TASK DIRECTIONS - Each line of the data below from the one holding "E = π[d]((σ[h<=8](γ[h;" to the one holding "E2 = σ[x='p'](σ[d>3](S))", inclusive, is to be reproduced exactly; no other line belongs in the answer.

DATA FOR PROCESSING -
###

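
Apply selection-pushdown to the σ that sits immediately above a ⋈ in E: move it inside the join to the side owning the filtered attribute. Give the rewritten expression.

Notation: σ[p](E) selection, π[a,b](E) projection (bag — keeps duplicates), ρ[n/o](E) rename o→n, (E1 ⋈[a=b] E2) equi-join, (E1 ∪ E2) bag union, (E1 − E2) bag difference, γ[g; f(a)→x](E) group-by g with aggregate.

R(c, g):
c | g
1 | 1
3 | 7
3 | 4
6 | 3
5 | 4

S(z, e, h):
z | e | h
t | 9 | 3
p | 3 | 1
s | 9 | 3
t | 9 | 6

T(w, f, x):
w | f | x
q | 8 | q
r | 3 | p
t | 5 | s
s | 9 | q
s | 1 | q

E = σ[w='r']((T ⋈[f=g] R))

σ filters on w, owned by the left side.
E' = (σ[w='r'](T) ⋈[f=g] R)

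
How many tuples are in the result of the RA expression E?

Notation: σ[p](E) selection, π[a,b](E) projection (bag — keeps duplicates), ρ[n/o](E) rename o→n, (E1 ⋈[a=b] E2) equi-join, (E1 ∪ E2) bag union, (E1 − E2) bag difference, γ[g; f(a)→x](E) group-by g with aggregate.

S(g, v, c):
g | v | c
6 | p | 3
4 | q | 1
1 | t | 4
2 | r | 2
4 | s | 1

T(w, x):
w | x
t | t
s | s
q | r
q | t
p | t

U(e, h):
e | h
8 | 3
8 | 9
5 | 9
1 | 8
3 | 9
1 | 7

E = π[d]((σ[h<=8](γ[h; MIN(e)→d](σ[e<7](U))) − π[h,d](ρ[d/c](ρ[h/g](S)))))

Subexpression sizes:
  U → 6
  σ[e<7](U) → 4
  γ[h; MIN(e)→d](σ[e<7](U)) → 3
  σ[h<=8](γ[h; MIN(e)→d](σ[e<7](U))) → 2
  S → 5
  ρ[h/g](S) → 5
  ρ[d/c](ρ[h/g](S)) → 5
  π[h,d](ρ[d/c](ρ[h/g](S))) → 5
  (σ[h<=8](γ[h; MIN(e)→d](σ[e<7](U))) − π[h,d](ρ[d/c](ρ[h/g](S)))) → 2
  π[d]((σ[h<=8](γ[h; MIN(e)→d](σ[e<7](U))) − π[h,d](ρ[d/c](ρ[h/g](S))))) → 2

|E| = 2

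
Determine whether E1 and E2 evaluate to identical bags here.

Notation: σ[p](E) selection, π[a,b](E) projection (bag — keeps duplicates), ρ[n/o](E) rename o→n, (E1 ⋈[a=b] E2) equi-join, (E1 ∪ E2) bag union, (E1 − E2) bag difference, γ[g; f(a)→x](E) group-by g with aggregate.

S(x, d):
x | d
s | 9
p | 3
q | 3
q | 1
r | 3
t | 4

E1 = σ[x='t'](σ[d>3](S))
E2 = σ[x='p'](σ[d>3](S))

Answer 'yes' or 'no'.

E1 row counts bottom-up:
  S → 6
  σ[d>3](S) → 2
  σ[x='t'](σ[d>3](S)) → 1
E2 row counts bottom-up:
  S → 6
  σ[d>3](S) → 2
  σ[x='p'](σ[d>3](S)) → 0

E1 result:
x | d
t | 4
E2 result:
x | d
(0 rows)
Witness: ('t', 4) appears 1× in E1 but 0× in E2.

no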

###

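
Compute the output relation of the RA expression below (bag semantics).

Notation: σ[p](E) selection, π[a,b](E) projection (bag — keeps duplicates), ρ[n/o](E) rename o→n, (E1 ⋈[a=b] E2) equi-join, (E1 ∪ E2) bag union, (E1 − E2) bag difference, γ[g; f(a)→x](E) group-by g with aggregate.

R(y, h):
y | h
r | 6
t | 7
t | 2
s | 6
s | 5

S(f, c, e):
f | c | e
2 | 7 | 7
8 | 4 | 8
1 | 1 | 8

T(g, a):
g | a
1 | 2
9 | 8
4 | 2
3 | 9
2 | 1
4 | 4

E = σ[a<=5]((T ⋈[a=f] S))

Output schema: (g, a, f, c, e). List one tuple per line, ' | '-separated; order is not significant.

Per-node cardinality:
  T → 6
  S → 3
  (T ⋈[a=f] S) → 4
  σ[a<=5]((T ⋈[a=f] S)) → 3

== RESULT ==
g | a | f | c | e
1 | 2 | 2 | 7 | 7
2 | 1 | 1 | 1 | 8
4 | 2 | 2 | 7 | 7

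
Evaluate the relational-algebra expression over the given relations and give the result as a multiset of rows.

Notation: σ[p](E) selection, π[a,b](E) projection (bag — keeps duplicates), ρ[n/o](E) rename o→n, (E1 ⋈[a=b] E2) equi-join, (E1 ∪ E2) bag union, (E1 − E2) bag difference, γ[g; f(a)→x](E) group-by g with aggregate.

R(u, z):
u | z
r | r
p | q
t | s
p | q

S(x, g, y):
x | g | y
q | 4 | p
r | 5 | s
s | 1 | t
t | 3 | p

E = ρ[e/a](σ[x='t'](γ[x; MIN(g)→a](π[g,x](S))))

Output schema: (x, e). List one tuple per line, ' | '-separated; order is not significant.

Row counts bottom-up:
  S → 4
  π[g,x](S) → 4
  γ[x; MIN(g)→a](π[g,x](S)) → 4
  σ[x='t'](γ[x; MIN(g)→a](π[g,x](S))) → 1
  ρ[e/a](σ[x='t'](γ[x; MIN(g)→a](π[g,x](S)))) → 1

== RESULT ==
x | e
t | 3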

###

RESPONSE TO THIS EXERCISE -
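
E = π[d]((σ[h<=8](γ[h; MIN(e)→d](σ[e<7](U))) − π[h,d](ρ[d/c](ρ[h/g](S)))))

Subexpression sizes:
  U → 6
  σ[e<7](U) → 4
  γ[h; MIN(e)→d](σ[e<7](U)) → 3
  σ[h<=8](γ[h; MIN(e)→d](σ[e<7](U))) → 2
  S → 5
  ρ[h/g](S) → 5
  ρ[d/c](ρ[h/g](S)) → 5
  π[h,d](ρ[d/c](ρ[h/g](S))) → 5
  (σ[h<=8](γ[h; MIN(e)→d](σ[e<7](U))) − π[h,d](ρ[d/c](ρ[h/g](S)))) → 2
  π[d]((σ[h<=8](γ[h; MIN(e)→d](σ[e<7](U))) − π[h,d](ρ[d/c](ρ[h/g](S))))) → 2

|E| = 2

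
Determine whether E1 and E2 evaluate to identical bags here.

Notation: σ[p](E) selection, π[a,b](E) projection (bag — keeps duplicates), ρ[n/o](E) rename o→n, (E1 ⋈[a=b] E2) equi-join, (E1 ∪ E2) bag union, (E1 − E2) bag difference, γ[g; f(a)→x](E) group-by g with aggregate.

S(x, d):
x | d
s | 9
p | 3
q | 3
q | 1
r | 3
t | 4

E1 = σ[x='t'](σ[d>3](S))
E2 = σ[x='p'](σ[d>3](S))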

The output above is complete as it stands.